=== RECORDS ===

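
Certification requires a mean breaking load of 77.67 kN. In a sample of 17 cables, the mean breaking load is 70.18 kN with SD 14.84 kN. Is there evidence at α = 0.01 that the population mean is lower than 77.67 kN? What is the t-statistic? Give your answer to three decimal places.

H0: μ = 77.67; H1: μ < 77.67 (one-sample t-test, left-tailed).
t = (x̄ − μ₀)/(s/√n) = (70.18 − 77.67)/(14.84/√17) = -2.081
df = n − 1 = 16
p-value = P(T ≤ -2.081) ≈ 0.027
Since p ≈ 0.027 > α = 0.01, fail to reject H0; the data do not provide sufficient evidence against H0.

-2.081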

===

A complete, exact copy of the entries above is what is wanted.

SOLUTION
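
Certification requires a mean breaking load of 77.67 kN. In a sample of 17 cables, the mean breaking load is 70.18 kN with SD 14.84 kN. Is there evidence at α = 0.01 that the population mean is lower than 77.67 kN? What is the t-statistic? Give your answer to three decimal places.

H0: μ = 77.67; H1: μ < 77.67 (one-sample t-test, left-tailed).
t = (x̄ − μ₀)/(s/√n) = (70.18 − 77.67)/(14.84/√17) = -2.081
df = n − 1 = 16
p-value = P(T ≤ -2.081) ≈ 0.027
Since p ≈ 0.027 > α = 0.01, fail to reject H0; the data do not provide sufficient evidence against H0.

-2.081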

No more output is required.